[WHAT IS BEING ASKED]:
Each entry needs to be retyped exactly, with nothing added or dropped.

[DATA SUPPLIED]:
---

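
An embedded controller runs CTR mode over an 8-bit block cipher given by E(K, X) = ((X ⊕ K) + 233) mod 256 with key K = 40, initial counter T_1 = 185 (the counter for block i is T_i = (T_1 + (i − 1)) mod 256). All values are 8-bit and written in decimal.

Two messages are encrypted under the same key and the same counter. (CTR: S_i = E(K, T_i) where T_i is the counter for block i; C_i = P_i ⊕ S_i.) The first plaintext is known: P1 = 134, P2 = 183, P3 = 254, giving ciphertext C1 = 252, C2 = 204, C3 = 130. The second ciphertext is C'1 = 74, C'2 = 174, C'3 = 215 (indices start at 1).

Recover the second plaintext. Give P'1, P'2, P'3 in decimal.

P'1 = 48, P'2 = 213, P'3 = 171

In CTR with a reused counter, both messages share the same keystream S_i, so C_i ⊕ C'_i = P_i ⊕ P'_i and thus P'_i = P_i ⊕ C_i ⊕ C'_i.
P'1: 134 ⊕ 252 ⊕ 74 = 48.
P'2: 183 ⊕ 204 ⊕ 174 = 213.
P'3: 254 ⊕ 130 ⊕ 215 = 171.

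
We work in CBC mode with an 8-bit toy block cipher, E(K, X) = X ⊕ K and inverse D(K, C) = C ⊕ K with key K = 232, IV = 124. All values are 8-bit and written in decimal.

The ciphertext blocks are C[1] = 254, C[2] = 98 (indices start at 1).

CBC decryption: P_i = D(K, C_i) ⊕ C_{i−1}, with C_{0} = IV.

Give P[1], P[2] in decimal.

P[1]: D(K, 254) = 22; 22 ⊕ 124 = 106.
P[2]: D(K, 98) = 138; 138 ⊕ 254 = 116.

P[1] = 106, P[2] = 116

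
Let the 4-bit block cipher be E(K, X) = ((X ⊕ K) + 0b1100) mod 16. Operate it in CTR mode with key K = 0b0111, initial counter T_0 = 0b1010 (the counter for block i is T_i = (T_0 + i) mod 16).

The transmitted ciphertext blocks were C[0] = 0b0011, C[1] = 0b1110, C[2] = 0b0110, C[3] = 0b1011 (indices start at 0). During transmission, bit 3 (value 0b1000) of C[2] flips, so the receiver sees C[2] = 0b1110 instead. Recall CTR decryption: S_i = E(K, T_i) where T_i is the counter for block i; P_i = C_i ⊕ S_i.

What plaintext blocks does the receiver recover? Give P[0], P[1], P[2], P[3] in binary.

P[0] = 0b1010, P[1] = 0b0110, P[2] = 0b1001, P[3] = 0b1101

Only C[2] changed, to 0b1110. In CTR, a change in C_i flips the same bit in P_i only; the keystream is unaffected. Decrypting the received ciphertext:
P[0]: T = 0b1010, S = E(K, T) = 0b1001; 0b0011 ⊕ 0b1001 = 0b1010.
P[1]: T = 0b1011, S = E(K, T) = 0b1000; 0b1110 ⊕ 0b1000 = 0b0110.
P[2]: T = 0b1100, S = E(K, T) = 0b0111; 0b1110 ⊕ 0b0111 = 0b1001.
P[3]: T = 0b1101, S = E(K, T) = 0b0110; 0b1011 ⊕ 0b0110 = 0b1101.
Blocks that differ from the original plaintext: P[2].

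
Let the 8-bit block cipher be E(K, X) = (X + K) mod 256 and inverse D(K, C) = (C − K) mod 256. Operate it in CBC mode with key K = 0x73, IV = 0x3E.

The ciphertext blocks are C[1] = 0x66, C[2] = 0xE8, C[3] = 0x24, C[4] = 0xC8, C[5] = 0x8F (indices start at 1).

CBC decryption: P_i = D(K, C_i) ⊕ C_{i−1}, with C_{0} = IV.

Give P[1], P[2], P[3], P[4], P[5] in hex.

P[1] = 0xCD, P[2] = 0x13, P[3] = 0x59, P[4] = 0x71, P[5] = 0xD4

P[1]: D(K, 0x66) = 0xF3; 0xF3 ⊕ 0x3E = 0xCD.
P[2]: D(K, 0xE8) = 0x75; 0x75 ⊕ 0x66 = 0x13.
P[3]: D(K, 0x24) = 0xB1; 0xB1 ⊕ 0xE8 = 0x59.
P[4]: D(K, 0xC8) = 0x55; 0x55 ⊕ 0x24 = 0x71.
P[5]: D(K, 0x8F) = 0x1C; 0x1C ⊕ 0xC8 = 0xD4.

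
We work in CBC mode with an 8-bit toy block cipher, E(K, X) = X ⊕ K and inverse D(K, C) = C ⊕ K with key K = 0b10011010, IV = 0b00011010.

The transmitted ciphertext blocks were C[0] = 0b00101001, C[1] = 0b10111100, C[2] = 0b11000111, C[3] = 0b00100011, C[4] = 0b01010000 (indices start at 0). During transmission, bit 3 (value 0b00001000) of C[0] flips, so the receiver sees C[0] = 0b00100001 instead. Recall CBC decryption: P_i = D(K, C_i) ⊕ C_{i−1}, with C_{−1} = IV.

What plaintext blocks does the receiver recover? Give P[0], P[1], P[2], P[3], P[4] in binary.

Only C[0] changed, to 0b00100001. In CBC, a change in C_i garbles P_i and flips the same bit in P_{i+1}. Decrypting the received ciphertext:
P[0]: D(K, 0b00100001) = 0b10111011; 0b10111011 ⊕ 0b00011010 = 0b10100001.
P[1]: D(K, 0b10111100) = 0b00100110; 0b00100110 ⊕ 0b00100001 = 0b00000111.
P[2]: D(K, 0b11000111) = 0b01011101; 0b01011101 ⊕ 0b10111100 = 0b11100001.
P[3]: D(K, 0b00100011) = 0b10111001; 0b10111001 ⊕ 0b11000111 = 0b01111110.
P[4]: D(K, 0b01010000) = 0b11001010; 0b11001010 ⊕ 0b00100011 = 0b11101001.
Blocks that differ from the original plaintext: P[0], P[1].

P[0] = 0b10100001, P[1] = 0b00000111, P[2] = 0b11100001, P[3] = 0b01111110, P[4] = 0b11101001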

---

[ANSWER TO THIS EXERCISE]:
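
An embedded controller runs CTR mode over an 8-bit block cipher given by E(K, X) = ((X ⊕ K) + 233) mod 256 with key K = 40, initial counter T_1 = 185 (the counter for block i is T_i = (T_1 + (i − 1)) mod 256). All values are 8-bit and written in decimal.

Two messages are encrypted under the same key and the same counter. (CTR: S_i = E(K, T_i) where T_i is the counter for block i; C_i = P_i ⊕ S_i.) The first plaintext is known: P1 = 134, P2 = 183, P3 = 254, giving ciphertext C1 = 252, C2 = 204, C3 = 130. The second ciphertext is C'1 = 74, C'2 = 174, C'3 = 215 (indices start at 1).

Recover the second plaintext. Give P'1, P'2, P'3 in decimal.

P'1 = 48, P'2 = 213, P'3 = 171

In CTR with a reused counter, both messages share the same keystream S_i, so C_i ⊕ C'_i = P_i ⊕ P'_i and thus P'_i = P_i ⊕ C_i ⊕ C'_i.
P'1: 134 ⊕ 252 ⊕ 74 = 48.
P'2: 183 ⊕ 204 ⊕ 174 = 213.
P'3: 254 ⊕ 130 ⊕ 215 = 171.

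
We work in CBC mode with an 8-bit toy block cipher, E(K, X) = X ⊕ K and inverse D(K, C) = C ⊕ K with key K = 232, IV = 124. All values are 8-bit and written in decimal.

The ciphertext blocks are C[1] = 254, C[2] = 98 (indices start at 1).

CBC decryption: P_i = D(K, C_i) ⊕ C_{i−1}, with C_{0} = IV.

Give P[1], P[2] in decimal.

P[1]: D(K, 254) = 22; 22 ⊕ 124 = 106.
P[2]: D(K, 98) = 138; 138 ⊕ 254 = 116.

P[1] = 106, P[2] = 116

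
Let the 4-bit block cipher be E(K, X) = ((X ⊕ K) + 0b1100) mod 16. Operate it in CTR mode with key K = 0b0111, initial counter T_0 = 0b1010 (the counter for block i is T_i = (T_0 + i) mod 16).

The transmitted ciphertext blocks were C[0] = 0b0011, C[1] = 0b1110, C[2] = 0b0110, C[3] = 0b1011 (indices start at 0). During transmission, bit 3 (value 0b1000) of C[2] flips, so the receiver sees C[2] = 0b1110 instead. Recall CTR decryption: S_i = E(K, T_i) where T_i is the counter for block i; P_i = C_i ⊕ S_i.

What plaintext blocks does the receiver recover? Give P[0], P[1], P[2], P[3] in binary.

P[0] = 0b1010, P[1] = 0b0110, P[2] = 0b1001, P[3] = 0b1101

Only C[2] changed, to 0b1110. In CTR, a change in C_i flips the same bit in P_i only; the keystream is unaffected. Decrypting the received ciphertext:
P[0]: T = 0b1010, S = E(K, T) = 0b1001; 0b0011 ⊕ 0b1001 = 0b1010.
P[1]: T = 0b1011, S = E(K, T) = 0b1000; 0b1110 ⊕ 0b1000 = 0b0110.
P[2]: T = 0b1100, S = E(K, T) = 0b0111; 0b1110 ⊕ 0b0111 = 0b1001.
P[3]: T = 0b1101, S = E(K, T) = 0b0110; 0b1011 ⊕ 0b0110 = 0b1101.
Blocks that differ from the original plaintext: P[2].

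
Let the 8-bit block cipher be E(K, X) = (X + K) mod 256 and inverse D(K, C) = (C − K) mod 256. Operate it in CBC mode with key K = 0x73, IV = 0x3E.

The ciphertext blocks are C[1] = 0x66, C[2] = 0xE8, C[3] = 0x24, C[4] = 0xC8, C[5] = 0x8F (indices start at 1).

CBC decryption: P_i = D(K, C_i) ⊕ C_{i−1}, with C_{0} = IV.

Give P[1], P[2], P[3], P[4], P[5] in hex.

P[1] = 0xCD, P[2] = 0x13, P[3] = 0x59, P[4] = 0x71, P[5] = 0xD4

P[1]: D(K, 0x66) = 0xF3; 0xF3 ⊕ 0x3E = 0xCD.
P[2]: D(K, 0xE8) = 0x75; 0x75 ⊕ 0x66 = 0x13.
P[3]: D(K, 0x24) = 0xB1; 0xB1 ⊕ 0xE8 = 0x59.
P[4]: D(K, 0xC8) = 0x55; 0x55 ⊕ 0x24 = 0x71.
P[5]: D(K, 0x8F) = 0x1C; 0x1C ⊕ 0xC8 = 0xD4.

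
We work in CBC mode with an 8-bit toy block cipher, E(K, X) = X ⊕ K and inverse D(K, C) = C ⊕ K with key K = 0b10011010, IV = 0b00011010.

The transmitted ciphertext blocks were C[0] = 0b00101001, C[1] = 0b10111100, C[2] = 0b11000111, C[3] = 0b00100011, C[4] = 0b01010000 (indices start at 0). During transmission, bit 3 (value 0b00001000) of C[0] flips, so the receiver sees C[0] = 0b00100001 instead. Recall CBC decryption: P_i = D(K, C_i) ⊕ C_{i−1}, with C_{−1} = IV.

What plaintext blocks does the receiver recover? Give P[0], P[1], P[2], P[3], P[4] in binary.

Only C[0] changed, to 0b00100001. In CBC, a change in C_i garbles P_i and flips the same bit in P_{i+1}. Decrypting the received ciphertext:
P[0]: D(K, 0b00100001) = 0b10111011; 0b10111011 ⊕ 0b00011010 = 0b10100001.
P[1]: D(K, 0b10111100) = 0b00100110; 0b00100110 ⊕ 0b00100001 = 0b00000111.
P[2]: D(K, 0b11000111) = 0b01011101; 0b01011101 ⊕ 0b10111100 = 0b11100001.
P[3]: D(K, 0b00100011) = 0b10111001; 0b10111001 ⊕ 0b11000111 = 0b01111110.
P[4]: D(K, 0b01010000) = 0b11001010; 0b11001010 ⊕ 0b00100011 = 0b11101001.
Blocks that differ from the original plaintext: P[0], P[1].

P[0] = 0b10100001, P[1] = 0b00000111, P[2] = 0b11100001, P[3] = 0b01111110, P[4] = 0b11101001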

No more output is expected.